┌──
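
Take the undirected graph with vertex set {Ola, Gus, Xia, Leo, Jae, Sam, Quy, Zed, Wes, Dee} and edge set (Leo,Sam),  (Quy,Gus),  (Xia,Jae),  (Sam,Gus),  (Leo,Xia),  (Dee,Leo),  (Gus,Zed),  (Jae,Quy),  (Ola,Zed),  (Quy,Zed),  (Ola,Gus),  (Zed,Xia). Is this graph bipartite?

No

Quy-Zed-Gus-Quy is an odd cycle (length 3), and a bipartite graph can contain only even cycles.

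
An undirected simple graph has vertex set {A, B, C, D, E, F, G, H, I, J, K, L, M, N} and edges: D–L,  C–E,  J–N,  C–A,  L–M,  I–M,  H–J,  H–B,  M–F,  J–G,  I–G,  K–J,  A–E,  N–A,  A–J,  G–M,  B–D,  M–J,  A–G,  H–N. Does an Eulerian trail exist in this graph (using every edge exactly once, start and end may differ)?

Degrees: A:5, B:2, C:2, D:2, E:2, F:1, G:4, H:3, I:2, J:6, K:1, L:2, M:5, N:3
Odd-degree vertices: A, F, H, K, M, N (6 total).
With 6 odd-degree vertices (more than two), no single trail can use every edge.

No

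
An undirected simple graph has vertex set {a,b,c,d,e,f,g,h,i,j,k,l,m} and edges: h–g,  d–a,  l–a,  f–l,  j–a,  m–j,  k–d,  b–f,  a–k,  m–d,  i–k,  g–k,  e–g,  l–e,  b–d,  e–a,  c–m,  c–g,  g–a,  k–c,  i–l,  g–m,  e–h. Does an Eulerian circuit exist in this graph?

Degrees: a:6, b:2, c:3, d:4, e:4, f:2, g:6, h:2, i:2, j:2, k:5, l:4, m:4
c, k have odd degree; an Eulerian circuit needs every degree to be even, so none exists.

No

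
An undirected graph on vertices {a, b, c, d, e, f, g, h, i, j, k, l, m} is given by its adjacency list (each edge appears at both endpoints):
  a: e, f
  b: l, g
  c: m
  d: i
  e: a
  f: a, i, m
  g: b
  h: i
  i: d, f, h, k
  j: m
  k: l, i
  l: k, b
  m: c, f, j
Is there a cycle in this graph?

The graph has 13 vertices, 12 edges, and 1 connected component.
A forest on 13 vertices with 1 component has exactly 12 edges, which matches — so no cycle.

No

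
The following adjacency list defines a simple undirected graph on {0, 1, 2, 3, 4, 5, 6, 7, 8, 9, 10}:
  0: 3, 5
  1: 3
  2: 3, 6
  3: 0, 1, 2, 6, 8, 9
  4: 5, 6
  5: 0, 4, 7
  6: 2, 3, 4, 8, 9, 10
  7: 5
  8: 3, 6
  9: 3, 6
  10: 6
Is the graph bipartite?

2-3-6-2 is an odd cycle (length 3), and a bipartite graph can contain only even cycles.

No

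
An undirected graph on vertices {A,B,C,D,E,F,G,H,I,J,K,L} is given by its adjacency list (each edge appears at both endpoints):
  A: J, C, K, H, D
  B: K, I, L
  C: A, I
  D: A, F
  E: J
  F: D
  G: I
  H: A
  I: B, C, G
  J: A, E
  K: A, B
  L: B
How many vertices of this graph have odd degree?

8

Degrees: A:5, B:3, C:2, D:2, E:1, F:1, G:1, H:1, I:3, J:2, K:2, L:1
Odd-degree vertices: A, B, E, F, G, H, I, L.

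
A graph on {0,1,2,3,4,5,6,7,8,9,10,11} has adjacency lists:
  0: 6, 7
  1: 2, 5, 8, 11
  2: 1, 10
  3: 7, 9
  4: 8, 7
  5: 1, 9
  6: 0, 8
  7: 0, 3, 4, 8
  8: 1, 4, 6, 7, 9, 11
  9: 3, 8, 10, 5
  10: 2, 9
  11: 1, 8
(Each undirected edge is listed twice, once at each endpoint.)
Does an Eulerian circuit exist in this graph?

Degrees: 0:2, 1:4, 2:2, 3:2, 4:2, 5:2, 6:2, 7:4, 8:6, 9:4, 10:2, 11:2
Every vertex has even degree and the edges form a single connected piece, so an Eulerian circuit exists.

Yes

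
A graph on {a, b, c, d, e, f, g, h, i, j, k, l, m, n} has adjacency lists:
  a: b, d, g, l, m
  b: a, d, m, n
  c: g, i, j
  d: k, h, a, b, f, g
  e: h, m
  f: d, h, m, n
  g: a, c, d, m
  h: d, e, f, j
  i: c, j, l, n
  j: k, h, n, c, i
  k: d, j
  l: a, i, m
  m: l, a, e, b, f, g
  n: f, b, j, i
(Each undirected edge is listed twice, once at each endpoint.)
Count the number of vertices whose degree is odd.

4

Degrees: a:5, b:4, c:3, d:6, e:2, f:4, g:4, h:4, i:4, j:5, k:2, l:3, m:6, n:4
Odd-degree vertices: a, c, j, l.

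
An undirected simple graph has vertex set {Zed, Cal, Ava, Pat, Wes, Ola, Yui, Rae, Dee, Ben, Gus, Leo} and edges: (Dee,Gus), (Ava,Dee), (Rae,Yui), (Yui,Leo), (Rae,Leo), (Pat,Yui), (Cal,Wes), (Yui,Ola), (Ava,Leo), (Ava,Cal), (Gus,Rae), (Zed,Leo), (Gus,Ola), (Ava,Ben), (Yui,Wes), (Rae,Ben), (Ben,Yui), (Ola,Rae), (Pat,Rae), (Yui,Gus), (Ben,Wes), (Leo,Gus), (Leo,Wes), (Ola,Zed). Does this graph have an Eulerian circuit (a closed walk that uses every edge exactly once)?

No

Degrees: Zed:2, Cal:2, Ava:4, Pat:2, Wes:4, Ola:4, Yui:7, Rae:6, Dee:2, Ben:4, Gus:5, Leo:6
Yui, Gus have odd degree; an Eulerian circuit needs every degree to be even, so none exists.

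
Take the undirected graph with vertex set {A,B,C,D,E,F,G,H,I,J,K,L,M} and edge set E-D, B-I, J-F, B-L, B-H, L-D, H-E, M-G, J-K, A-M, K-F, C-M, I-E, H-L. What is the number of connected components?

Component: {F, J, K}
Component: {A, C, G, M}
Component: {B, D, E, H, I, L}

3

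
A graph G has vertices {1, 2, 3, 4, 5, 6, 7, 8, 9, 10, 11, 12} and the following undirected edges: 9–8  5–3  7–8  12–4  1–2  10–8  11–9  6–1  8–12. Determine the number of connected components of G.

3

Component: {3, 5}
Component: {1, 2, 6}
Component: {4, 7, 8, 9, 10, 11, 12}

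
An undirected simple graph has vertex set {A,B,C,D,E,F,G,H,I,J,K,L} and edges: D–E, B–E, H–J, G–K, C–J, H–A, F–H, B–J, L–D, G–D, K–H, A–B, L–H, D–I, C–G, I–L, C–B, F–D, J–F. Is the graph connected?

Yes

A breadth-first search from A visits A, H, B, F, J, L, K, C, E, D, I, G — all 12 vertices — so the graph is connected.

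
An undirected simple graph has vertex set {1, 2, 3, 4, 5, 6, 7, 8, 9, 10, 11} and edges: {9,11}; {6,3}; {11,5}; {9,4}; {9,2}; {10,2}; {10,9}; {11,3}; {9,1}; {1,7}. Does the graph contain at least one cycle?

The graph has 11 vertices, 10 edges, and 2 connected components.
Since 10 > 11 - 2, a cycle must exist; for instance 9-10-2-9.

Yes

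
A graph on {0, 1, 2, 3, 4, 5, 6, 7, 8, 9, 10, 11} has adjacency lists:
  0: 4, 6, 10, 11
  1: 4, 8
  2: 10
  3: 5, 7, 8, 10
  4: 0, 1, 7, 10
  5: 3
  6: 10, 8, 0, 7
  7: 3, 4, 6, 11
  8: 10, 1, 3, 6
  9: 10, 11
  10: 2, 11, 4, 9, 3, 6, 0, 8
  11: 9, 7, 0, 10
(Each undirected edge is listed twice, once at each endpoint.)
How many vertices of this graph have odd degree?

2

Degrees: 0:4, 1:2, 2:1, 3:4, 4:4, 5:1, 6:4, 7:4, 8:4, 9:2, 10:8, 11:4
Odd-degree vertices: 2, 5.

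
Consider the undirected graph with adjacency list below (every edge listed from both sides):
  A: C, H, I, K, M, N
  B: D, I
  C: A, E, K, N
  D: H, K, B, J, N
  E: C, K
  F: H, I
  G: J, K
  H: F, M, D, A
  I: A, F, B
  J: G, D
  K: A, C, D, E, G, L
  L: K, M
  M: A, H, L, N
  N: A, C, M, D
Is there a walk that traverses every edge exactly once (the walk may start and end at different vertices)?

Degrees: A:6, B:2, C:4, D:5, E:2, F:2, G:2, H:4, I:3, J:2, K:6, L:2, M:4, N:4
Odd-degree vertices: D, I (2 total).
The non-isolated vertices are connected and exactly 2 have odd degree, so an Eulerian trail exists (from D to I).

Yes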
└──
**EXERCISE OBJECTIVE:**
Start at the line containing "6: 10, 8, 0, 7" and return each line up to and including the last line of the material.

**ANSWER TO THE EXERCISE:**
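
  6: 10, 8, 0, 7
  7: 3, 4, 6, 11
  8: 10, 1, 3, 6
  9: 10, 11
  10: 2, 11, 4, 9, 3, 6, 0, 8
  11: 9, 7, 0, 10
(Each undirected edge is listed twice, once at each endpoint.)
How many vertices of this graph have odd degree?

2

Degrees: 0:4, 1:2, 2:1, 3:4, 4:4, 5:1, 6:4, 7:4, 8:4, 9:2, 10:8, 11:4
Odd-degree vertices: 2, 5.

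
Consider the undirected graph with adjacency list below (every edge listed from both sides):
  A: C, H, I, K, M, N
  B: D, I
  C: A, E, K, N
  D: H, K, B, J, N
  E: C, K
  F: H, I
  G: J, K
  H: F, M, D, A
  I: A, F, B
  J: G, D
  K: A, C, D, E, G, L
  L: K, M
  M: A, H, L, N
  N: A, C, M, D
Is there a walk that traverses every edge exactly once (the walk may start and end at different vertices)?

Degrees: A:6, B:2, C:4, D:5, E:2, F:2, G:2, H:4, I:3, J:2, K:6, L:2, M:4, N:4
Odd-degree vertices: D, I (2 total).
The non-isolated vertices are connected and exactly 2 have odd degree, so an Eulerian trail exists (from D to I).

Yes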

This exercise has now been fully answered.